## Work to be completed
Return, from the data below, each line that contains the word "Consider".

Stored items:
· · · ·
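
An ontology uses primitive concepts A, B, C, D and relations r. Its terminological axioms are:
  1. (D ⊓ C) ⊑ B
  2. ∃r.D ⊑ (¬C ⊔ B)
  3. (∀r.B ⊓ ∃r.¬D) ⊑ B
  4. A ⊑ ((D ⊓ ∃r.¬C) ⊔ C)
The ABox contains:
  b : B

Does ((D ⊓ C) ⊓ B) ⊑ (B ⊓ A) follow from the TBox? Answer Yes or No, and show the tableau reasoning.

1. ((D ⊓ C) ⊓ B) ⊑ (B ⊓ A)  ⇔  (((D ⊓ C) ⊓ B) ⊓ (¬B ⊔ ¬A)) unsat w.r.t. T
   open: L(x₀) ⊇ {B, C, D, ¬A, ∀r.¬D}
2. Hence ((D ⊓ C) ⊓ B) ⊑ (B ⊓ A): not entailed.

No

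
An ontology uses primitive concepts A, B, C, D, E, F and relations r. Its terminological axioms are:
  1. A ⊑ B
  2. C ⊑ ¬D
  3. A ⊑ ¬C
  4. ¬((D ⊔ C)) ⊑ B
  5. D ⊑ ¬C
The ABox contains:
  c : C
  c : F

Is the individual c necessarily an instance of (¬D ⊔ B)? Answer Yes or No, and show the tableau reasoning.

Yes

1. c : (¬D ⊔ B)?  L(c) = {C, F} ∪ {(D ⊓ ¬B)}
   clash {B, ¬B} at c — c ∈ (¬D ⊔ B)
2. Hence c : (¬D ⊔ B): entailed.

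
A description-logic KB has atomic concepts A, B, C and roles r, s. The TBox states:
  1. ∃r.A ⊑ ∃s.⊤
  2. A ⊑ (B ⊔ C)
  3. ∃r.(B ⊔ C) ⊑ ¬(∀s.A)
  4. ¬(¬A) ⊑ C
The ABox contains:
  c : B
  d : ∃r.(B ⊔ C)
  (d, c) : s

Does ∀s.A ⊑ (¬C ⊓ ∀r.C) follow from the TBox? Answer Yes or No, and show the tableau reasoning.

1. ∀s.A ⊑ (¬C ⊓ ∀r.C)  ⇔  (∀s.A ⊓ (C ⊔ ∃r.¬C)) unsat w.r.t. T
   open: L(x₀) ⊇ {C, ¬A, ∀r.(¬B ⊓ ¬C), ∀r.¬A, ∀s.A}
2. Hence ∀s.A ⊑ (¬C ⊓ ∀r.C): not entailed.

No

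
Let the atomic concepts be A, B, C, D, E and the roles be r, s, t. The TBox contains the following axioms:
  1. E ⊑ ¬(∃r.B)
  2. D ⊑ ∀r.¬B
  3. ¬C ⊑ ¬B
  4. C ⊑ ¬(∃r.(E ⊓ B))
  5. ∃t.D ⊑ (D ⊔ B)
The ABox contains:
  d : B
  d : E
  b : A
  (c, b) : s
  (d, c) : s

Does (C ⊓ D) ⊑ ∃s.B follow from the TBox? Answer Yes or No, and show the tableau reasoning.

No

1. (C ⊓ D) ⊑ ∃s.B  ⇔  ((C ⊓ D) ⊓ ∀s.¬B) unsat w.r.t. T
   apply at x₀: D⊑∀r.¬B; C⊑¬(∃r.(E ⊓ B))
   open: L(x₀) ⊇ {C, D, ∀r.(¬E ⊔ ¬B), ∀r.¬B, ∀s.¬B, …}
2. Hence (C ⊓ D) ⊑ ∃s.B: not entailed.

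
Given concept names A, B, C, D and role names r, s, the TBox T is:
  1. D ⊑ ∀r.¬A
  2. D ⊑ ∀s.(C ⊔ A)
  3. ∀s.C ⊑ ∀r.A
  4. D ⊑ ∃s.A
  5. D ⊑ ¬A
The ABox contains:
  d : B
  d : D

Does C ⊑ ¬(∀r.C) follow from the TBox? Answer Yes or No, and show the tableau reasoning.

1. C ⊑ ¬(∀r.C)  ⇔  (C ⊓ ∀r.C) unsat w.r.t. T
   open: L(x₀) ⊇ {C, ¬D, ∀r.C, ∃s.¬C} (+ ∃-successors)
2. Hence C ⊑ ¬(∀r.C): not entailed.

No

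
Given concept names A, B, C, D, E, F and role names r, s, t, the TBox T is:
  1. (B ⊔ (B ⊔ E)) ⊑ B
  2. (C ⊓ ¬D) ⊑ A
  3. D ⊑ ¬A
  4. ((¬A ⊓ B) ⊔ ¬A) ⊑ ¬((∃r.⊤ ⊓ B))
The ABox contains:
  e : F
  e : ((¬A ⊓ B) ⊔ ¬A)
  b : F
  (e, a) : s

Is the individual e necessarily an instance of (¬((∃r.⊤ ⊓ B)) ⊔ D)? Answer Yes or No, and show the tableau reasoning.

Yes

1. e : (¬((∃r.⊤ ⊓ B)) ⊔ D)?  L(e) = {F, ((¬A ⊓ B) ⊔ ¬A)} ∪ {((∃r.⊤ ⊓ B) ⊓ ¬D)}
   clash {A, ¬A} at e — e ∈ (¬((∃r.⊤ ⊓ B)) ⊔ D)
2. Hence e : (¬((∃r.⊤ ⊓ B)) ⊔ D): entailed.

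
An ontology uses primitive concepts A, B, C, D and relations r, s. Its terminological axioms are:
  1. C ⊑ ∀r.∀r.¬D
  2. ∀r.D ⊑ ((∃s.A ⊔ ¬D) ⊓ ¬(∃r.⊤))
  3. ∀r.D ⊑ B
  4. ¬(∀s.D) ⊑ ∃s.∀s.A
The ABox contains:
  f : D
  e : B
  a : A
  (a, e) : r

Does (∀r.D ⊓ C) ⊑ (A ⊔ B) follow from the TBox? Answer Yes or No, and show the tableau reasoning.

1. (∀r.D ⊓ C) ⊑ (A ⊔ B)  ⇔  ((∀r.D ⊓ C) ⊓ (¬A ⊓ ¬B)) unsat w.r.t. T
   all branches close; clash {B, ¬B} at x₀
2. Hence (∀r.D ⊓ C) ⊑ (A ⊔ B): entailed.

Yes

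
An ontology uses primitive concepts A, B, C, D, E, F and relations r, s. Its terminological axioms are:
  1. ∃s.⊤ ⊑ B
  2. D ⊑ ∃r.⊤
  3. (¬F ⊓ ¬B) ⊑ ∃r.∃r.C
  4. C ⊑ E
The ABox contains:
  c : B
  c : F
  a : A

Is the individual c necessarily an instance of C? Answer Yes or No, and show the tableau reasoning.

No

1. c : C?  L(c) = {B, F} ∪ {¬C}
   open: L(c) ⊇ {B, F, ¬C, ¬D} — c ∉ C possible
2. Hence c : C: not entailed.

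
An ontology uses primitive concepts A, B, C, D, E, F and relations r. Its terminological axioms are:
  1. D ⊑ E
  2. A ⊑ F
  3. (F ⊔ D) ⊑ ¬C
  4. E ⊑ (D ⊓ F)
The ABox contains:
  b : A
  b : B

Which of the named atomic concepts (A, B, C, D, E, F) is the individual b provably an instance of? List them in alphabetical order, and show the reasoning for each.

{A, B, F}

1. b : A?  L(b) = {A, B} ∪ {¬A}
   clash {A, ¬A} at b — b ∈ A
2. b : B?  L(b) = {A, B} ∪ {¬B}
   clash {B, ¬B} at b — b ∈ B
3. b : C?  L(b) = {A, B} ∪ {¬C}
   apply at b: A⊑F
   open: L(b) ⊇ {A, B, F, ¬C, ¬D, …} — b ∉ C possible
4. b : D?  L(b) = {A, B} ∪ {¬D}
   apply at b: A⊑F
   open: L(b) ⊇ {A, B, F, ¬C, ¬D, …} — b ∉ D possible
5. b : E?  L(b) = {A, B} ∪ {¬E}
   apply at b: A⊑F
   open: L(b) ⊇ {A, B, F, ¬C, ¬D, …} — b ∉ E possible
6. b : F?  L(b) = {A, B} ∪ {¬F}
   clash {F, ¬F} at b — b ∈ F
7. Entailed for b: {A, B, F}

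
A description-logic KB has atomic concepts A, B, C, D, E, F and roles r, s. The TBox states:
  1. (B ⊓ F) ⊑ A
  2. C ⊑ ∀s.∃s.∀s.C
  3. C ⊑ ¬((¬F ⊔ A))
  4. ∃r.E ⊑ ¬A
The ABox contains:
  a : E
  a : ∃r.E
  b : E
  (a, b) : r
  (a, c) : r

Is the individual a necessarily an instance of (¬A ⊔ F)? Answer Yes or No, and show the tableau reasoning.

1. a : (¬A ⊔ F)?  L(a) = {E, ∃r.E} ∪ {(A ⊓ ¬F)}
   clash {A, ¬A} at a — a ∈ (¬A ⊔ F)
2. Hence a : (¬A ⊔ F): entailed.

Yes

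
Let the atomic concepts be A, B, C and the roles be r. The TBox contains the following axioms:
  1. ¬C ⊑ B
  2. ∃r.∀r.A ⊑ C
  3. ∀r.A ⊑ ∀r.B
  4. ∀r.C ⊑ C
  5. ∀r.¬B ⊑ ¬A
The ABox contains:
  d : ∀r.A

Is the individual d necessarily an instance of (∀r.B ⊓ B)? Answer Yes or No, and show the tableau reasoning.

1. d : (∀r.B ⊓ B)?  L(d) = {∀r.A} ∪ {(∃r.¬B ⊔ ¬B)}
   apply at d: ∀r.A⊑∀r.B
   open: L(d) ⊇ {C, ¬B, ∀r.A, ∀r.B, ∃r.B} (+ ∃-successors) — d ∉ (∀r.B ⊓ B) possible
2. Hence d : (∀r.B ⊓ B): not entailed.

No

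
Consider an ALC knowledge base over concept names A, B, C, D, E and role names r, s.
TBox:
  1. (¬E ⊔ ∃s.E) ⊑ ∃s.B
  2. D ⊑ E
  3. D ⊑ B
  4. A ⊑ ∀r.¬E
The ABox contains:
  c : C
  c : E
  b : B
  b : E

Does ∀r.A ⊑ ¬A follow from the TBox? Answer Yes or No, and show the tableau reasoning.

No

1. ∀r.A ⊑ ¬A  ⇔  (∀r.A ⊓ A) unsat w.r.t. T
   apply at x₀: A⊑∀r.¬E
   open: L(x₀) ⊇ {A, E, ¬D, ∀r.A, ∀r.¬E, …}
2. Hence ∀r.A ⊑ ¬A: not entailed.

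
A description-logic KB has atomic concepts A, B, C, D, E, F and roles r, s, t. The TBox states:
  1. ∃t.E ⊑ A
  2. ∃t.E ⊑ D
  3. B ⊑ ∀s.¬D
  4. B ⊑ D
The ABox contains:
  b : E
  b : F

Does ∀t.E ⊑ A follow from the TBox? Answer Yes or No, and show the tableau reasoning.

1. ∀t.E ⊑ A  ⇔  (∀t.E ⊓ ¬A) unsat w.r.t. T
   open: L(x₀) ⊇ {¬A, ¬B, ∀t.E, ∀t.¬E}
2. Hence ∀t.E ⊑ A: not entailed.

No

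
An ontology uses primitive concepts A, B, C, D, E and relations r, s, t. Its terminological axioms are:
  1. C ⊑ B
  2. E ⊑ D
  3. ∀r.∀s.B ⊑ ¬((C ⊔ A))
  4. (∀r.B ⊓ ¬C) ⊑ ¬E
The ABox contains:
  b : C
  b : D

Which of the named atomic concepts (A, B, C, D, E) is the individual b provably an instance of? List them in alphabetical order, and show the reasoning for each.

1. b : A?  L(b) = {C, D} ∪ {¬A}
   apply at b: C⊑B
   open: L(b) ⊇ {B, C, D, ¬A, ∃r.∃s.¬B} (+ ∃-successors) — b ∉ A possible
2. b : B?  L(b) = {C, D} ∪ {¬B}
   clash {B, ¬B} at b — b ∈ B
3. b : C?  L(b) = {C, D} ∪ {¬C}
   clash {C, ¬C} at b — b ∈ C
4. b : D?  L(b) = {C, D} ∪ {¬D}
   clash {D, ¬D} at b — b ∈ D
5. b : E?  L(b) = {C, D} ∪ {¬E}
   apply at b: C⊑B
   open: L(b) ⊇ {B, C, D, ¬E, ∃r.∃s.¬B} (+ ∃-successors) — b ∉ E possible
6. Entailed for b: {B, C, D}

{B, C, D}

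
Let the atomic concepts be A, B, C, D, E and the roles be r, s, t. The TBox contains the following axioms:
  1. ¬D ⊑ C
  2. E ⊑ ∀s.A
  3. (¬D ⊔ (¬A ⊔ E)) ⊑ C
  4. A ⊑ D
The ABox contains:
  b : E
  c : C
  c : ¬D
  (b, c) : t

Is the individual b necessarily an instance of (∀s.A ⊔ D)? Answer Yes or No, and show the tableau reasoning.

1. b : (∀s.A ⊔ D)?  L(b) = {E} ∪ {(∃s.¬A ⊓ ¬D)}
   clash {D, ¬D} at b — b ∈ (∀s.A ⊔ D)
2. Hence b : (∀s.A ⊔ D): entailed.

Yes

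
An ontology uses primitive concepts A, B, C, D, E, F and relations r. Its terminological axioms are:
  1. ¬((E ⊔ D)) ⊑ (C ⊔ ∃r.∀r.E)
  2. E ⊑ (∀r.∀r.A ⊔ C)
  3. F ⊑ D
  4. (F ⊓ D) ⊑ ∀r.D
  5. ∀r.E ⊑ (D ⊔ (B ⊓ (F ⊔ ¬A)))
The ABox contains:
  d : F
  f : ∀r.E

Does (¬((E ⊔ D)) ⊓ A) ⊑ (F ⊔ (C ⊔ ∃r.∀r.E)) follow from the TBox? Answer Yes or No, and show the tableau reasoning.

1. (¬((E ⊔ D)) ⊓ A) ⊑ (F ⊔ (C ⊔ ∃r.∀r.E))  ⇔  (((¬E ⊓ ¬D) ⊓ A) ⊓ (¬F ⊓ (¬C ⊓ ∀r.∃r.¬E))) unsat w.r.t. T
   all branches close; clash {A, ¬A} at x₀
2. Hence (¬((E ⊔ D)) ⊓ A) ⊑ (F ⊔ (C ⊔ ∃r.∀r.E)): entailed.

Yes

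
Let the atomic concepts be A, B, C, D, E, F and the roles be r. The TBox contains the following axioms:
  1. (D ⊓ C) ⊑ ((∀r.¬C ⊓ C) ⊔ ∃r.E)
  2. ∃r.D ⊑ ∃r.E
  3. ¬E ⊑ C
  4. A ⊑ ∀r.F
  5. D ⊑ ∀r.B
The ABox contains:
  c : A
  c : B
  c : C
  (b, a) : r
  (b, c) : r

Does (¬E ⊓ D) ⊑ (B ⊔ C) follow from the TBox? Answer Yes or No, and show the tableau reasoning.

1. (¬E ⊓ D) ⊑ (B ⊔ C)  ⇔  ((¬E ⊓ D) ⊓ (¬B ⊓ ¬C)) unsat w.r.t. T
   all branches close; clash {C, ¬C} at x₀
2. Hence (¬E ⊓ D) ⊑ (B ⊔ C): entailed.

Yes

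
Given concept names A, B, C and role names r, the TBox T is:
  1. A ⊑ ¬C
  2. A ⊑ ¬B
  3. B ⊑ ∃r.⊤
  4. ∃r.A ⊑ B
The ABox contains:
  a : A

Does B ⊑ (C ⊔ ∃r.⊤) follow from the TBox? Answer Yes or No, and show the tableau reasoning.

1. B ⊑ (C ⊔ ∃r.⊤)  ⇔  (B ⊓ (¬C ⊓ ∀r.⊥)) unsat w.r.t. T
   all branches close; clash {B, ¬B} at x₀
2. Hence B ⊑ (C ⊔ ∃r.⊤): entailed.

Yes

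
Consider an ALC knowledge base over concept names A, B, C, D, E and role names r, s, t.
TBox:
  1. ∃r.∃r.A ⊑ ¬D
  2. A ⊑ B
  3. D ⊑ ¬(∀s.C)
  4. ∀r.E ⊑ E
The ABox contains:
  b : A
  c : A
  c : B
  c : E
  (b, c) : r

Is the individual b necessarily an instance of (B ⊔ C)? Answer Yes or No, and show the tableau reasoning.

1. b : (B ⊔ C)?  L(b) = {A} ∪ {(¬B ⊓ ¬C)}
   clash {B, ¬B} at b — b ∈ (B ⊔ C)
2. Hence b : (B ⊔ C): entailed.

Yes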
· · · ·
## Result of this exercise
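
Consider an ALC knowledge base over concept names A, B, C, D, E and role names r, s.
Consider an ALC knowledge base over concept names A, B, C, D, E and role names r, s, t.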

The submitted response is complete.